**Supplied data**:
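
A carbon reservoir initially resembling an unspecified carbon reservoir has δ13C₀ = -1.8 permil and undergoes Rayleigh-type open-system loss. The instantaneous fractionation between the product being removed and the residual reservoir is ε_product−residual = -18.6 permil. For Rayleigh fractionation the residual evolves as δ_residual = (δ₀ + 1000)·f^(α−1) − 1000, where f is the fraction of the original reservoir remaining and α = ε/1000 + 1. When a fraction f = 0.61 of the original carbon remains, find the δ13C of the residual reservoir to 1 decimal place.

Rayleigh residual: δ_res = (δ₀ + 1000)·f^(α−1) − 1000
α = ε/1000 + 1 = 0.98140, so α − 1 = -0.01860
f^(α−1) = 0.61^(-0.01860) = 1.009236
δ_res = (-1.8 + 1000) × 1.009236 − 1000 = 1007.420 − 1000 = 7.42 permil

7.4 permil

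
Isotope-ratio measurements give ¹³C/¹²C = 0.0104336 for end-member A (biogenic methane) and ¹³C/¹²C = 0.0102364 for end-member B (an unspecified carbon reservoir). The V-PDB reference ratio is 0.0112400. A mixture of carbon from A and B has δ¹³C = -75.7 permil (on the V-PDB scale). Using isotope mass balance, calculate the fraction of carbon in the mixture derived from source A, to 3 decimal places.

0.775

δ_A = (0.0104336/0.0112400 − 1)×1000 = (0.928256 − 1)×1000 = -71.744 permil
δ_B = (0.0102364/0.0112400 − 1)×1000 = (0.910712 − 1)×1000 = -89.288 permil
f_A = (δ_mix − δ_B)/(δ_A − δ_B) = (-75.7 − (-89.288))/(-71.744 − (-89.288))
f_A = 13.588 / 17.544 = 0.7745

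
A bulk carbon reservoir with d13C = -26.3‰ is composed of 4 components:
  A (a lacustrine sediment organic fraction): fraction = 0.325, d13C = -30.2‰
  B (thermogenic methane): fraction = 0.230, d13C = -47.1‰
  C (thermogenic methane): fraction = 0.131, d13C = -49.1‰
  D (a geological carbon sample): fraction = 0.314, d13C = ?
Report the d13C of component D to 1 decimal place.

Isotope mass balance: δ_bulk = Σ fᵢ·δᵢ.
-26.3 = 0.325×(-30.2) + 0.230×(-47.1) + 0.131×(-49.1) + 0.314×δ_D
0.314·δ_D = -26.3 − (-27.080) = 0.780
δ_D = 0.780 / 0.314 = 2.48‰

2.5‰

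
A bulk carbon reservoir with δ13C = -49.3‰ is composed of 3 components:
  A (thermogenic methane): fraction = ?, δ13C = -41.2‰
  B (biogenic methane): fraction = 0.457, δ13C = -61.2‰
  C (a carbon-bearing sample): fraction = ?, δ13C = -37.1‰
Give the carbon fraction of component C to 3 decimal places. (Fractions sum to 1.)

Let f_C and f_A be the unknown fractions; fractions sum to 1 so f_C + f_A = 0.543.
Mass balance: Σ fᵢ·δᵢ = δ_bulk ⇒ f_C·(-37.1) + f_A·(-41.2) = -49.3 − (-27.968) = -21.332
Substitute f_A = 0.543 − f_C:
f_C·(-37.1 − -41.2) = -21.332 − 0.543×(-41.2) = 1.040
f_C = 1.040 / 4.1 = 0.2537

0.254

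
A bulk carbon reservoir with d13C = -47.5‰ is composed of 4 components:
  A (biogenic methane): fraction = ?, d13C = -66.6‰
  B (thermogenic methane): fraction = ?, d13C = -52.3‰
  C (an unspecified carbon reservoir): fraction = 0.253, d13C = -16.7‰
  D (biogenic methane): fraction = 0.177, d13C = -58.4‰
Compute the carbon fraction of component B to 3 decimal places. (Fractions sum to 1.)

Let f_B and f_A be the unknown fractions; fractions sum to 1 so f_B + f_A = 0.570.
Mass balance: Σ fᵢ·δᵢ = δ_bulk ⇒ f_B·(-52.3) + f_A·(-66.6) = -47.5 − (-14.562) = -32.938
Substitute f_A = 0.570 − f_B:
f_B·(-52.3 − -66.6) = -32.938 − 0.570×(-66.6) = 5.024
f_B = 5.024 / 14.3 = 0.3513

0.351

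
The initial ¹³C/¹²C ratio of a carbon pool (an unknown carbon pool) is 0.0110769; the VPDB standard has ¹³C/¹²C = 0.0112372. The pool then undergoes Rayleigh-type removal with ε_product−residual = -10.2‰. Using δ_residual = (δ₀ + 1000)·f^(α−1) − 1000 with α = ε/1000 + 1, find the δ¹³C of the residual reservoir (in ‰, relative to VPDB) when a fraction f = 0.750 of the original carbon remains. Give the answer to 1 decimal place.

δ₀ = (0.0110769/0.0112372 − 1)×1000 = (0.985735 − 1)×1000 = -14.265‰
α − 1 = ε/1000 = -0.0102
f^(α−1) = 0.750^(-0.0102) = 1.002939
δ_res = (-14.265 + 1000) × 1.002939 − 1000 = 988.632 − 1000 = -11.37‰

-11.4‰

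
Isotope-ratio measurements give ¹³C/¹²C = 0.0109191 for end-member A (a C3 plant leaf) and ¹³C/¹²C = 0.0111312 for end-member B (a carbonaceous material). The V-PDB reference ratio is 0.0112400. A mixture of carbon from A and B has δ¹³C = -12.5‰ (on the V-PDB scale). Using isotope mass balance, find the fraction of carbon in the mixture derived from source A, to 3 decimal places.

0.149

δ_A = (0.0109191/0.0112400 − 1)×1000 = (0.971450 − 1)×1000 = -28.550‰
δ_B = (0.0111312/0.0112400 − 1)×1000 = (0.990320 − 1)×1000 = -9.680‰
f_A = (δ_mix − δ_B)/(δ_A − δ_B) = (-12.5 − (-9.680))/(-28.550 − (-9.680))
f_A = -2.820 / -18.870 = 0.1495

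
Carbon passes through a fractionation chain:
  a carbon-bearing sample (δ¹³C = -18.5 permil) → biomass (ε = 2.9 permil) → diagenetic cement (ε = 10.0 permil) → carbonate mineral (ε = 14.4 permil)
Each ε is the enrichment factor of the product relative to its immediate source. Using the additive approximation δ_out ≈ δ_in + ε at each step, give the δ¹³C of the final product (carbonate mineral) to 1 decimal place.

8.8 permil

step 1: δ ≈ -18.5 + (2.9) = -15.6 permil
step 2: δ ≈ -15.6 + (10.0) = -5.6 permil
step 3: δ ≈ -5.6 + (14.4) = 8.8 permil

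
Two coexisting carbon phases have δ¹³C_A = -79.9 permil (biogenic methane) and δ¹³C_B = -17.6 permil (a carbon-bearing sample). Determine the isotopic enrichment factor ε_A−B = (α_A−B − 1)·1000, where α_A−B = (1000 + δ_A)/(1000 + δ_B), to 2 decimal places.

-63.42 permil

α_A−B = (1000 + -79.9) / (1000 + -17.6) = 920.1 / 982.4 = 0.936584
ε_A−B = (0.936584 − 1) × 1000 = -63.416 permil
(The approximation ε ≈ δ_A − δ_B would give -62.3 permil.)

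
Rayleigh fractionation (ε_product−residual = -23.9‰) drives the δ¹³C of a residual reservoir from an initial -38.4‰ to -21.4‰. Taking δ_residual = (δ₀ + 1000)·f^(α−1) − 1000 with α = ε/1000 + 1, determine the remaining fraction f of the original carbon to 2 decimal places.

0.48

α − 1 = ε/1000 = -0.0239
(δ_res + 1000)/(δ₀ + 1000) = (-21.4 + 1000)/(-38.4 + 1000) = 978.6/961.6 = 1.017679
f = 1.017679^(1/-0.0239) = exp(ln(1.017679)/-0.0239) = exp(0.01752/-0.0239)
f = exp(-0.7332) = 0.4804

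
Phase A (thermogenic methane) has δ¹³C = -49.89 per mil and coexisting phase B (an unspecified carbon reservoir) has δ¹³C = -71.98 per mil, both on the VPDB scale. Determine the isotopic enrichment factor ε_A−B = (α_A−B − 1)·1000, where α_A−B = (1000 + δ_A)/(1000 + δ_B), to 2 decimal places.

23.80 per mil

α_A−B = (1000 + -49.89) / (1000 + -71.98) = 950.11 / 928.02 = 1.023803
ε_A−B = (1.023803 − 1) × 1000 = 23.803 per mil
(The approximation ε ≈ δ_A − δ_B would give 22.09 per mil.)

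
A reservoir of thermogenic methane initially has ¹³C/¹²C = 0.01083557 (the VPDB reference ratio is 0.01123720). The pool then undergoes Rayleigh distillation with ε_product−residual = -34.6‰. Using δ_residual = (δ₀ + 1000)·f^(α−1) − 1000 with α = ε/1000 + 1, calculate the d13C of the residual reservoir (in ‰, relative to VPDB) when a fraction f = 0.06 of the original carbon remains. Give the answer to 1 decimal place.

δ₀ = (0.01083557/0.01123720 − 1)×1000 = (0.964259 − 1)×1000 = -35.741‰
α − 1 = ε/1000 = -0.0346
f^(α−1) = 0.06^(-0.0346) = 1.102239
δ_res = (-35.741 + 1000) × 1.102239 − 1000 = 1062.844 − 1000 = 62.84‰

62.8‰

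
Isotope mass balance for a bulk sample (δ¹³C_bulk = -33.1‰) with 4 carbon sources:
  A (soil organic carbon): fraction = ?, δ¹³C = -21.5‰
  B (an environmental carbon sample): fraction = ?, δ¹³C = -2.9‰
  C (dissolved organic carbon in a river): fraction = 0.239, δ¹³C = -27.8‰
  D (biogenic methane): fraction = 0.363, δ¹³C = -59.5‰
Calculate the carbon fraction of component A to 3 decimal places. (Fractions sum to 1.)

Let f_A and f_B be the unknown fractions; fractions sum to 1 so f_A + f_B = 0.398.
Mass balance: Σ fᵢ·δᵢ = δ_bulk ⇒ f_A·(-21.5) + f_B·(-2.9) = -33.1 − (-28.243) = -4.857
Substitute f_B = 0.398 − f_A:
f_A·(-21.5 − -2.9) = -4.857 − 0.398×(-2.9) = -3.703
f_A = -3.703 / -18.6 = 0.1991

0.199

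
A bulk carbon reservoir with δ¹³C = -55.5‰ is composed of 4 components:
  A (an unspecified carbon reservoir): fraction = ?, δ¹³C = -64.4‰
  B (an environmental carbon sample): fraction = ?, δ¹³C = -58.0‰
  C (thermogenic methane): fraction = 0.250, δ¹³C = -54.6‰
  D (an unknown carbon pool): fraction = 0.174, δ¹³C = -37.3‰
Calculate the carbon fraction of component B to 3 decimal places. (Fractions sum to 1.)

0.271

Let f_B and f_A be the unknown fractions; fractions sum to 1 so f_B + f_A = 0.576.
Mass balance: Σ fᵢ·δᵢ = δ_bulk ⇒ f_B·(-58.0) + f_A·(-64.4) = -55.5 − (-20.140) = -35.360
Substitute f_A = 0.576 − f_B:
f_B·(-58.0 − -64.4) = -35.360 − 0.576×(-64.4) = 1.735
f_B = 1.735 / 6.4 = 0.2710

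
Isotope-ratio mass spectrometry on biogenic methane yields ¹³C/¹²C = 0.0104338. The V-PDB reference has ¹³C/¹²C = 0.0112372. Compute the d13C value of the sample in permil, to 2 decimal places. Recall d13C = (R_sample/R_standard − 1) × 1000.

d13C = (R_sample / R_standard − 1) × 1000
R_sample / R_standard = 0.0104338 / 0.0112372 = 0.928505
d13C = (0.928505 − 1) × 1000 = -71.495 permil

-71.49 permil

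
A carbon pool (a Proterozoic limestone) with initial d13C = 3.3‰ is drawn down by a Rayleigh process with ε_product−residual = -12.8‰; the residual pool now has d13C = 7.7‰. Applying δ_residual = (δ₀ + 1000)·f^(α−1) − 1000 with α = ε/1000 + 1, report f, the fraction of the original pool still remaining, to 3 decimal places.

0.710

α − 1 = ε/1000 = -0.0128
(δ_res + 1000)/(δ₀ + 1000) = (7.7 + 1000)/(3.3 + 1000) = 1007.7/1003.3 = 1.004386
f = 1.004386^(1/-0.0128) = exp(ln(1.004386)/-0.0128) = exp(0.00438/-0.0128)
f = exp(-0.3419) = 0.7104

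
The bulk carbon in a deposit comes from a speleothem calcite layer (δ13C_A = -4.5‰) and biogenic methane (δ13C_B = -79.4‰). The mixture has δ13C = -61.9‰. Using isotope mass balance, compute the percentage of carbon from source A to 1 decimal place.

δ_mix = f_A·δ_A + (1 − f_A)·δ_B  ⇒  f_A = (δ_mix − δ_B)/(δ_A − δ_B)
f_A = (-61.9 − (-79.4)) / (-4.5 − (-79.4))
f_A = 17.5 / 74.9 = 0.2336

23.4%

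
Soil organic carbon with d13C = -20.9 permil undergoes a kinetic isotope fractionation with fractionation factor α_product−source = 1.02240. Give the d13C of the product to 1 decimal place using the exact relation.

δ_product = (δ_source + 1000)·α − 1000
δ_product = (-20.9 + 1000) × 1.02240 − 1000
δ_product = 1001.032 − 1000 = 1.03 permil

1.0 permil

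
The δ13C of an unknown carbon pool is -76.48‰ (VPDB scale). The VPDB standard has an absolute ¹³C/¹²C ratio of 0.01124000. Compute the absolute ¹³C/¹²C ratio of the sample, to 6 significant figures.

0.0103804

R_sample = R_standard × (δ13C/1000 + 1)
R_sample = 0.01124000 × (-76.48/1000 + 1) = 0.01124000 × 0.923520
R_sample = 0.0103804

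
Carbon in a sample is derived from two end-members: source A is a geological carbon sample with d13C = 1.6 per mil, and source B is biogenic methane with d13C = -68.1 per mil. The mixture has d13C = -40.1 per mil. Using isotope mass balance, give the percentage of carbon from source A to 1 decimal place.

40.2%

δ_mix = f_A·δ_A + (1 − f_A)·δ_B  ⇒  f_A = (δ_mix − δ_B)/(δ_A − δ_B)
f_A = (-40.1 − (-68.1)) / (1.6 − (-68.1))
f_A = 28.0 / 69.7 = 0.4017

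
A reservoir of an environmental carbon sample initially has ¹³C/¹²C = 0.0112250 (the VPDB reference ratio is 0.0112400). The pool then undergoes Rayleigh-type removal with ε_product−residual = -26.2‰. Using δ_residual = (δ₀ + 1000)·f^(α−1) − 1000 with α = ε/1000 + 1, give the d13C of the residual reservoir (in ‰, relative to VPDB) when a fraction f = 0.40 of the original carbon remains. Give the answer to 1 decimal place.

22.9‰

δ₀ = (0.0112250/0.0112400 − 1)×1000 = (0.998665 − 1)×1000 = -1.335‰
α − 1 = ε/1000 = -0.0262
f^(α−1) = 0.40^(-0.0262) = 1.024297
δ_res = (-1.335 + 1000) × 1.024297 − 1000 = 1022.930 − 1000 = 22.93‰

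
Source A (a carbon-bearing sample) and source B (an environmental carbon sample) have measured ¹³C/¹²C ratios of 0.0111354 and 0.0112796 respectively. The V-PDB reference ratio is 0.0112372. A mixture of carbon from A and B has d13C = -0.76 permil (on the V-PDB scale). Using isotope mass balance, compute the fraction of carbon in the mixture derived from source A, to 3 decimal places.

δ_A = (0.0111354/0.0112372 − 1)×1000 = (0.990941 − 1)×1000 = -9.059 permil
δ_B = (0.0112796/0.0112372 − 1)×1000 = (1.003773 − 1)×1000 = 3.773 permil
f_A = (δ_mix − δ_B)/(δ_A − δ_B) = (-0.76 − (3.773))/(-9.059 − (3.773))
f_A = -4.533 / -12.832 = 0.3533

0.353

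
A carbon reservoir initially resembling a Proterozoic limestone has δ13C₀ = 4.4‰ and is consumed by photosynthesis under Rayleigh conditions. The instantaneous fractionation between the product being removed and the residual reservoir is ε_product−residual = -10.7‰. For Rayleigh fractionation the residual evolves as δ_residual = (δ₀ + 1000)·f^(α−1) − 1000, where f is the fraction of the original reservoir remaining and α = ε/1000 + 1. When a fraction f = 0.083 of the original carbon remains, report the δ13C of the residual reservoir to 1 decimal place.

31.5‰

Rayleigh residual: δ_res = (δ₀ + 1000)·f^(α−1) − 1000
α = ε/1000 + 1 = 0.98930, so α − 1 = -0.01070
f^(α−1) = 0.083^(-0.01070) = 1.026989
δ_res = (4.4 + 1000) × 1.026989 − 1000 = 1031.508 − 1000 = 31.51‰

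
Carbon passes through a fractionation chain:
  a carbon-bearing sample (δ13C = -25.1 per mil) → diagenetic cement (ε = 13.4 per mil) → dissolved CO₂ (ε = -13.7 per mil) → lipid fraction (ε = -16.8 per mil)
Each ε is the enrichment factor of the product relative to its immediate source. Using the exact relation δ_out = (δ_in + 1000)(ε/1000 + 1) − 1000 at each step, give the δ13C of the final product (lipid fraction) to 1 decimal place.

-41.9 per mil

step 1: δ = (-25.10 + 1000)·(13.4/1000 + 1) − 1000 = -12.04 per mil
step 2: δ = (-12.04 + 1000)·(-13.7/1000 + 1) − 1000 = -25.57 per mil
step 3: δ = (-25.57 + 1000)·(-16.8/1000 + 1) − 1000 = -41.94 per mil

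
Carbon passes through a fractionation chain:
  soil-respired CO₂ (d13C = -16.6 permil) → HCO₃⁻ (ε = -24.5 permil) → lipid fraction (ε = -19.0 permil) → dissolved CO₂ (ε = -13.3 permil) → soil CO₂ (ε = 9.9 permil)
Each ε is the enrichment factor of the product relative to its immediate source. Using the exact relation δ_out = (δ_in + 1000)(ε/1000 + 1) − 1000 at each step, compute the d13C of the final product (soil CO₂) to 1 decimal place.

step 1: δ = (-16.60 + 1000)·(-24.5/1000 + 1) − 1000 = -40.69 permil
step 2: δ = (-40.69 + 1000)·(-19.0/1000 + 1) − 1000 = -58.92 permil
step 3: δ = (-58.92 + 1000)·(-13.3/1000 + 1) − 1000 = -71.44 permil
step 4: δ = (-71.44 + 1000)·(9.9/1000 + 1) − 1000 = -62.24 permil

-62.2 permil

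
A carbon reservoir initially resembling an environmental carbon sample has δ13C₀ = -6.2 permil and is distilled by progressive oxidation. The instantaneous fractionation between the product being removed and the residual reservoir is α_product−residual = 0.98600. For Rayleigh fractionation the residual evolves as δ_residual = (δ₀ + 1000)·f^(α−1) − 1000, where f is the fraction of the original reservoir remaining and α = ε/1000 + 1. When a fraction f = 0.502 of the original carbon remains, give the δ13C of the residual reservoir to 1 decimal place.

3.4 permil

Rayleigh residual: δ_res = (δ₀ + 1000)·f^(α−1) − 1000
α − 1 = -0.01400
f^(α−1) = 0.502^(-0.01400) = 1.009695
δ_res = (-6.2 + 1000) × 1.009695 − 1000 = 1003.435 − 1000 = 3.43 permil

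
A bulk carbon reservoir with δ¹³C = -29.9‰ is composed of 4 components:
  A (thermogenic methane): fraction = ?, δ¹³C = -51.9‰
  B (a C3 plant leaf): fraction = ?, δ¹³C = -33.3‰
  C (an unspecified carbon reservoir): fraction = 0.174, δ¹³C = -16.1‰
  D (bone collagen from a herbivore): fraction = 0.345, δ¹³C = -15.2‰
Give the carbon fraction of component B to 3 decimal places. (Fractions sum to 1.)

Let f_B and f_A be the unknown fractions; fractions sum to 1 so f_B + f_A = 0.481.
Mass balance: Σ fᵢ·δᵢ = δ_bulk ⇒ f_B·(-33.3) + f_A·(-51.9) = -29.9 − (-8.045) = -21.855
Substitute f_A = 0.481 − f_B:
f_B·(-33.3 − -51.9) = -21.855 − 0.481×(-51.9) = 3.109
f_B = 3.109 / 18.6 = 0.1672

0.167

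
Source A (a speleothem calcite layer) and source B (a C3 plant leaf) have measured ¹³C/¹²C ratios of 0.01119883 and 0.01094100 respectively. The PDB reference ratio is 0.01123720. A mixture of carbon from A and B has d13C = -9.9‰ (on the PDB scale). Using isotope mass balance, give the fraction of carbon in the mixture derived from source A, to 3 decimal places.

δ_A = (0.01119883/0.01123720 − 1)×1000 = (0.996585 − 1)×1000 = -3.415‰
δ_B = (0.01094100/0.01123720 − 1)×1000 = (0.973641 − 1)×1000 = -26.359‰
f_A = (δ_mix − δ_B)/(δ_A − δ_B) = (-9.9 − (-26.359))/(-3.415 − (-26.359))
f_A = 16.459 / 22.944 = 0.7173

0.717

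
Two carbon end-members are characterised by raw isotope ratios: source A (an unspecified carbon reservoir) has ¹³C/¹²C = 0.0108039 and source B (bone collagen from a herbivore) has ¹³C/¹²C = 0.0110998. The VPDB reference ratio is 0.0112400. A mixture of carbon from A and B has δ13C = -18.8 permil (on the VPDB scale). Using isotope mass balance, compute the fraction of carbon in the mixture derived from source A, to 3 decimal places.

0.240

δ_A = (0.0108039/0.0112400 − 1)×1000 = (0.961201 − 1)×1000 = -38.799 permil
δ_B = (0.0110998/0.0112400 − 1)×1000 = (0.987527 − 1)×1000 = -12.473 permil
f_A = (δ_mix − δ_B)/(δ_A − δ_B) = (-18.8 − (-12.473))/(-38.799 − (-12.473))
f_A = -6.327 / -26.326 = 0.2403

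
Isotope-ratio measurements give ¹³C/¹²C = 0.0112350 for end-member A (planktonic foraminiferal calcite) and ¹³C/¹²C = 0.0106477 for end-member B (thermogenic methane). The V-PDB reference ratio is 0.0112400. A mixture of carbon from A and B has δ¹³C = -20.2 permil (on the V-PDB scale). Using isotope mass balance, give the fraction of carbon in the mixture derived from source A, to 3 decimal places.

0.622

δ_A = (0.0112350/0.0112400 − 1)×1000 = (0.999555 − 1)×1000 = -0.445 permil
δ_B = (0.0106477/0.0112400 − 1)×1000 = (0.947304 − 1)×1000 = -52.696 permil
f_A = (δ_mix − δ_B)/(δ_A − δ_B) = (-20.2 − (-52.696))/(-0.445 − (-52.696))
f_A = 32.496 / 52.251 = 0.6219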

**Exercise goal**: Of the lines above, output exactly those from the line bearing "B (thermogenic methane): fraction = ?, d13C" through the line bearing "D (biogenic methane): fraction = 0.177, d13C", inclusive.

**The completed task**:
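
  B (thermogenic methane): fraction = ?, d13C = -52.3‰
  C (an unspecified carbon reservoir): fraction = 0.253, d13C = -16.7‰
  D (biogenic methane): fraction = 0.177, d13C = -58.4‰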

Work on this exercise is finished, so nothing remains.